[Saved entries]
>>>

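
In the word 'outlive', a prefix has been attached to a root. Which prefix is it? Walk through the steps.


The word 'outlive' = 'out' (prefix) + 'live' (root). The prefix is 'out'.

out


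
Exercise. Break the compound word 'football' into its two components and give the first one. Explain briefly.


Split 'football' into 'foot' + 'ball'. The first part is 'foot'.

foot


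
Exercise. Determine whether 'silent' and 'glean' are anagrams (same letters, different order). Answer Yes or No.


Sorted letters of 'silent': 'eilnst'
Sorted letters of 'glean': 'aegln'
They do not match.

No


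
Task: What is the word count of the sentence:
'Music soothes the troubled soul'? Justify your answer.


Split into words: Music | soothes | the | troubled | soul = 5 words.

5


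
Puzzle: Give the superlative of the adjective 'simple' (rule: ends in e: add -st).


Apply superlative formation (ends in e: add -st): 'simple' -> 'simplest'.

simplest


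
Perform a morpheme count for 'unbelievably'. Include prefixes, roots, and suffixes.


Decomposition: un- (prefix) + believe (root) + -able (suffix) + -ly (suffix) = 4 morpheme(s)

4 morphemes


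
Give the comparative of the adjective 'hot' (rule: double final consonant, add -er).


Apply comparative formation (double final consonant, add -er): 'hot' -> 'hotter'.

hotter


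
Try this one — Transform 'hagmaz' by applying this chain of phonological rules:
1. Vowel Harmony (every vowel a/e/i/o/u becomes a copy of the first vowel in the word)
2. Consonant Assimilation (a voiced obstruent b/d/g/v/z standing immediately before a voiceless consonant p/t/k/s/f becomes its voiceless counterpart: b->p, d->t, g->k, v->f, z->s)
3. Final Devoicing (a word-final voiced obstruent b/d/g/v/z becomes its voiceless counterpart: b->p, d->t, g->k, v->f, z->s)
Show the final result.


Starting form: 'hagmaz'
Rule 1: Vowel Harmony: all vowels already match. No change.
Rule 2: Consonant Assimilation: no voiced obstruent (b/d/g/v/z) stands immediately before a voiceless consonant (p/t/k/s/f). No change.
Rule 3: Final Devoicing: word-final voiced obstruent 'z' becomes voiceless 's'. 'hagmaz' -> 'hagmas'
Final form: 'hagmas'

hagmas


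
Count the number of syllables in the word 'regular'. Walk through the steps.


Break 'regular' into syllables: reg-u-lar -> reg | u | lar = 3 syllables

3 syllables


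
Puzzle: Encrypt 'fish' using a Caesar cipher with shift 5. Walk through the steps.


Shift each letter by 5: f -> k, i -> n, s -> x, h -> m. Result: 'knxm'.

knxm


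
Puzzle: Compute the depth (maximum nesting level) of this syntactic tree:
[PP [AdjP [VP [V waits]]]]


Count bracket nesting levels:
'[' at pos 0: depth = 1
'[' at pos 4: depth = 2
'[' at pos 10: depth = 3
'[' at pos 14: depth = 4
Maximum depth reached: 4

4


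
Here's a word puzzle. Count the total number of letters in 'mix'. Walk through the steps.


Spell out 'mix' and number each letter: m(1), i(2), x(3). Total: 3 letters.

3


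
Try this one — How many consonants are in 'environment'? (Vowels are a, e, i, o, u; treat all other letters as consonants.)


Consonants in 'environment': n, v, r, n, m, n, t = 7 consonants.

7


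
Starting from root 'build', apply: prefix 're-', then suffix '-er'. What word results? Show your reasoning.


Step 1: Add prefix 're-' to 'build' = 'rebuild'
Step 2: Add suffix '-er' to 'rebuild' = 'rebuilder'

rebuilder


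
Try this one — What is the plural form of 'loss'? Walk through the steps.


Apply rule: Add -es (sibilant/fricative ending). 'loss' becomes 'losses'.

losses


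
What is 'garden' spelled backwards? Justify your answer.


Reverse 'garden' character by character: 'nedrag'.

nedrag


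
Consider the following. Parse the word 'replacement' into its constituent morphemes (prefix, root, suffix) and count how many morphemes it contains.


Step 1: Identify prefix: 're' (meaning: again)
Step 2: Identify root: 'place'
Step 3: Identify suffix(es): 'ment'
Decomposition: re- (prefix: again) + place (root) + -ment (suffix: action/result)
Total morphemes: 3

3 morphemes (re- (prefix: again) + place (root) + -ment (suffix: action/result))


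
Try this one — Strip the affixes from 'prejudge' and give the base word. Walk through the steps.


Remove prefix 'pre' from 'prejudge' to get root 'judge'.

judge


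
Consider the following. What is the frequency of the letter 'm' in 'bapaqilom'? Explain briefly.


Letter 'm' in 'bapaqilom': found at position(s) 9 = 1 occurrence(s).

1


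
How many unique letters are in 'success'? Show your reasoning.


Unique letters in 'success': {c, e, s, u} = 4 distinct letters.

4


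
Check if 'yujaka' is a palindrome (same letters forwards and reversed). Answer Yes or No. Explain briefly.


Forward: 'yujaka'
Reversed: 'akajuy'
They differ.

No


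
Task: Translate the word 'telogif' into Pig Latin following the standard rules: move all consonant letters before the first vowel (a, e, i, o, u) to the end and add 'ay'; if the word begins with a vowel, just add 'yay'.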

<<<

#### What is required:
The word "Task" occurs in some lines of the data above; report how many such lines there are, with no other words.

#### Solution:
2